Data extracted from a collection
• • • •

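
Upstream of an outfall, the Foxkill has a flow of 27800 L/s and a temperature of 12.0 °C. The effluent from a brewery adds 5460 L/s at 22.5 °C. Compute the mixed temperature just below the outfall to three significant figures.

13.7 °C

Flow-weighted mixing: C = (Q_r C_r + Q_w C_w)/(Q_r + Q_w)
= (27800×12.0 + 5460×22.5)/(27800 + 5460) = 456400/33260 = 13.72 °C.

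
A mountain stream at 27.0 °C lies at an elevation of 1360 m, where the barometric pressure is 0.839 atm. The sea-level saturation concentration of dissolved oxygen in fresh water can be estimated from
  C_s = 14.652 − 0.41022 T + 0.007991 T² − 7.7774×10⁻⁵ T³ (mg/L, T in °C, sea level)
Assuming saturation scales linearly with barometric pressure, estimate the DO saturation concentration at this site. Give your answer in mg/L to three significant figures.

At sea level: C_s = 14.652 − 0.41022×27.0 + 0.007991×27.0² − 7.7774×10⁻⁵×27.0³ = 7.871 mg/L.
Pressure correction: C_s' = 7.871 × 0.839 = 6.603 mg/L.

C_s ≈ 6.60 mg/L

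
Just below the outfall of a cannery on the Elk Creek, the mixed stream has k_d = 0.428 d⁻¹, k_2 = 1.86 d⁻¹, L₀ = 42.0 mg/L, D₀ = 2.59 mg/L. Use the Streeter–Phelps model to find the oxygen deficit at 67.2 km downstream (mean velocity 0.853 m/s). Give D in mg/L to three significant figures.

D ≈ 6.67 mg/L

Travel time t = x/v = 67.2 km / (0.853 m/s) = 67200 m / 0.853 m/s = 78780 s = 0.9118 d.
k_d L₀/(k_2−k_d) = 0.428×42.0/(1.86−0.428) = 17.98/1.432 = 12.55 mg/L.
e^(−k_d t) = e^(−0.428×0.9118) = 0.6769; e^(−k_2 t) = e^(−1.86×0.9118) = 0.1834.
D = 12.55 × (0.6769 − 0.1834) + 2.59 × 0.1834 = 6.194 + 0.4751 = 6.670 mg/L.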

• • • •

→ **WORK TO COMPLETE**
All entries are to be copied exactly as they read.

→ **WORKED SOLUTION**
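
Upstream of an outfall, the Foxkill has a flow of 27800 L/s and a temperature of 12.0 °C. The effluent from a brewery adds 5460 L/s at 22.5 °C. Compute the mixed temperature just below the outfall to three significant figures.

13.7 °C

Flow-weighted mixing: C = (Q_r C_r + Q_w C_w)/(Q_r + Q_w)
= (27800×12.0 + 5460×22.5)/(27800 + 5460) = 456400/33260 = 13.72 °C.

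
A mountain stream at 27.0 °C lies at an elevation of 1360 m, where the barometric pressure is 0.839 atm. The sea-level saturation concentration of dissolved oxygen in fresh water can be estimated from
  C_s = 14.652 − 0.41022 T + 0.007991 T² − 7.7774×10⁻⁵ T³ (mg/L, T in °C, sea level)
Assuming saturation scales linearly with barometric pressure, estimate the DO saturation concentration at this site. Give your answer in mg/L to three significant figures.

At sea level: C_s = 14.652 − 0.41022×27.0 + 0.007991×27.0² − 7.7774×10⁻⁵×27.0³ = 7.871 mg/L.
Pressure correction: C_s' = 7.871 × 0.839 = 6.603 mg/L.

C_s ≈ 6.60 mg/L

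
Just below the outfall of a cannery on the Elk Creek, the mixed stream has k_d = 0.428 d⁻¹, k_2 = 1.86 d⁻¹, L₀ = 42.0 mg/L, D₀ = 2.59 mg/L. Use the Streeter–Phelps model to find the oxygen deficit at 67.2 km downstream (mean velocity 0.853 m/s). Give D in mg/L to three significant figures.

D ≈ 6.67 mg/L

Travel time t = x/v = 67.2 km / (0.853 m/s) = 67200 m / 0.853 m/s = 78780 s = 0.9118 d.
k_d L₀/(k_2−k_d) = 0.428×42.0/(1.86−0.428) = 17.98/1.432 = 12.55 mg/L.
e^(−k_d t) = e^(−0.428×0.9118) = 0.6769; e^(−k_2 t) = e^(−1.86×0.9118) = 0.1834.
D = 12.55 × (0.6769 − 0.1834) + 2.59 × 0.1834 = 6.194 + 0.4751 = 6.670 mg/L.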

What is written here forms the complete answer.